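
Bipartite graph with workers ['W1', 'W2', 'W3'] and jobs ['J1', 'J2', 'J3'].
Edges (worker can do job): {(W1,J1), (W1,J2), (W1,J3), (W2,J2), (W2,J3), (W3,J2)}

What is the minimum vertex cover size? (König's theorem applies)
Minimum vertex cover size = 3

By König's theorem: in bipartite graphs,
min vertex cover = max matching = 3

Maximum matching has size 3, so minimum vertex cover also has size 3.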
────────────────────────────────────────
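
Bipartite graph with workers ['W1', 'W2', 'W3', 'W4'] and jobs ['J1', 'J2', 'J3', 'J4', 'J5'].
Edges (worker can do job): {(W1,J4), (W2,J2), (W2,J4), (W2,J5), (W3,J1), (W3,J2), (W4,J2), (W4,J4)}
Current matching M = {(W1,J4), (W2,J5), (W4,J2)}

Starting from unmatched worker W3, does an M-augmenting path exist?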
────────────────────────────────────────
# [ABOUT THIS EXERCISE]
All lines with the word "jobs" should be copied from the material above.

# [OUTPUT]
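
Bipartite graph with workers ['W1', 'W2', 'W3'] and jobs ['J1', 'J2', 'J3'].
Bipartite graph with workers ['W1', 'W2', 'W3', 'W4'] and jobs ['J1', 'J2', 'J3', 'J4', 'J5'].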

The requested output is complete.